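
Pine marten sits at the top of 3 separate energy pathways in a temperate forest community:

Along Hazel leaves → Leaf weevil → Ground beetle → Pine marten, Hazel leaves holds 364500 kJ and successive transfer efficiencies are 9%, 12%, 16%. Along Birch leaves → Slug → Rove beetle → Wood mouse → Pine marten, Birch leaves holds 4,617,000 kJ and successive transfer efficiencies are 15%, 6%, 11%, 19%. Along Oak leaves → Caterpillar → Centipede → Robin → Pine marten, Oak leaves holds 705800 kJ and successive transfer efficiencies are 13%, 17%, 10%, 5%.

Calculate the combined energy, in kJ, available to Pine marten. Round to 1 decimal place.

1576.3 kJ

Via Hazel leaves: 364500 × 0.09 × 0.12 × 0.16 = 629.856 kJ
Via Birch leaves: 4617000 × 0.15 × 0.06 × 0.11 × 0.19 = 868.4577 kJ
Via Oak leaves: 705800 × 0.13 × 0.17 × 0.1 × 0.05 = 77.9909 kJ
Total at Pine marten: 629.856 + 868.4577 + 77.9909 = 1576.3046 kJ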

..............................

What you should do:
Write the lines out verbatim, from the one with "Along Hazel leaves" through the last line of the entries, and stop there.

Solution for this problem:
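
Along Hazel leaves → Leaf weevil → Ground beetle → Pine marten, Hazel leaves holds 364500 kJ and successive transfer efficiencies are 9%, 12%, 16%. Along Birch leaves → Slug → Rove beetle → Wood mouse → Pine marten, Birch leaves holds 4,617,000 kJ and successive transfer efficiencies are 15%, 6%, 11%, 19%. Along Oak leaves → Caterpillar → Centipede → Robin → Pine marten, Oak leaves holds 705800 kJ and successive transfer efficiencies are 13%, 17%, 10%, 5%.

Calculate the combined energy, in kJ, available to Pine marten. Round to 1 decimal place.

1576.3 kJ

Via Hazel leaves: 364500 × 0.09 × 0.12 × 0.16 = 629.856 kJ
Via Birch leaves: 4617000 × 0.15 × 0.06 × 0.11 × 0.19 = 868.4577 kJ
Via Oak leaves: 705800 × 0.13 × 0.17 × 0.1 × 0.05 = 77.9909 kJ
Total at Pine marten: 629.856 + 868.4577 + 77.9909 = 1576.3046 kJ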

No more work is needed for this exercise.